The required output is the lines below from the line containing "Echo and Bastion" to the line containing "Yarrow and Juno", inclusive, retyped exactly. No other lines belong in it.

═══ Information ═══

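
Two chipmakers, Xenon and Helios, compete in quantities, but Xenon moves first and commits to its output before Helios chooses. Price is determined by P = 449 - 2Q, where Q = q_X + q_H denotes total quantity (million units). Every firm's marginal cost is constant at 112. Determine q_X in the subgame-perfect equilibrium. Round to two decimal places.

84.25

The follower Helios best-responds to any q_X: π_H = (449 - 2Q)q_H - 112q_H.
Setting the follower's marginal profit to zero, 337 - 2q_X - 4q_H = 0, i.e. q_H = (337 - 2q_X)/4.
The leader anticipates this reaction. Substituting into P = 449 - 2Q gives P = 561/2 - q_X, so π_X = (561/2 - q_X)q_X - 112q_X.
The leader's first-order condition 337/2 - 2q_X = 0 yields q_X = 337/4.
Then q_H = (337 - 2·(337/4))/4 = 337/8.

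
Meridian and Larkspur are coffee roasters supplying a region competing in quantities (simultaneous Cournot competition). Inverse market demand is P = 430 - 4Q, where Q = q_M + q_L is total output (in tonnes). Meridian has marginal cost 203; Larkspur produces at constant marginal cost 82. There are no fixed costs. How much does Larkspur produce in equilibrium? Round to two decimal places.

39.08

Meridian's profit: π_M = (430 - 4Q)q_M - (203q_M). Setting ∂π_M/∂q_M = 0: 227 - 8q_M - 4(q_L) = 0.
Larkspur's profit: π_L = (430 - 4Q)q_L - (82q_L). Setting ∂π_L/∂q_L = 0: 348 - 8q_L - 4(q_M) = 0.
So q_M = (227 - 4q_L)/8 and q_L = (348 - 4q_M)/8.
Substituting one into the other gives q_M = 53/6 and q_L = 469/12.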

═══
═══ Information ═══

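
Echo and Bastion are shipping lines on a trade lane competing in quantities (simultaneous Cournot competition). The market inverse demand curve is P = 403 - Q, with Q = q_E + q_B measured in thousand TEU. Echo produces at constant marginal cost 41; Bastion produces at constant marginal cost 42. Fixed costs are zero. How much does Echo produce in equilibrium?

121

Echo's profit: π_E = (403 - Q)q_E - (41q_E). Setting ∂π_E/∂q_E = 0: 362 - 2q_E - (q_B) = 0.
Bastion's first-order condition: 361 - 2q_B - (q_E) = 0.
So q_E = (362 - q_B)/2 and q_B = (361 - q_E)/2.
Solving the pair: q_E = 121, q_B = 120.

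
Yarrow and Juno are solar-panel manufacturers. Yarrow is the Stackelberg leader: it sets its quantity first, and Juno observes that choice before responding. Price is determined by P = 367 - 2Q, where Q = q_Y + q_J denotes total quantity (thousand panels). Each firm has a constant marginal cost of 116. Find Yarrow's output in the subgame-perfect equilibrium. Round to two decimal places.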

═══

## Result:
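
Echo and Bastion are shipping lines on a trade lane competing in quantities (simultaneous Cournot competition). The market inverse demand curve is P = 403 - Q, with Q = q_E + q_B measured in thousand TEU. Echo produces at constant marginal cost 41; Bastion produces at constant marginal cost 42. Fixed costs are zero. How much does Echo produce in equilibrium?

121

Echo's profit: π_E = (403 - Q)q_E - (41q_E). Setting ∂π_E/∂q_E = 0: 362 - 2q_E - (q_B) = 0.
Bastion's first-order condition: 361 - 2q_B - (q_E) = 0.
So q_E = (362 - q_B)/2 and q_B = (361 - q_E)/2.
Solving the pair: q_E = 121, q_B = 120.

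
Yarrow and Juno are solar-panel manufacturers. Yarrow is the Stackelberg leader: it sets its quantity first, and Juno observes that choice before responding. Price is determined by P = 367 - 2Q, where Q = q_Y + q_J denotes total quantity (thousand panels). Each firm has a constant marginal cost of 116. Find Yarrow's output in the subgame-perfect equilibrium. Round to two decimal places.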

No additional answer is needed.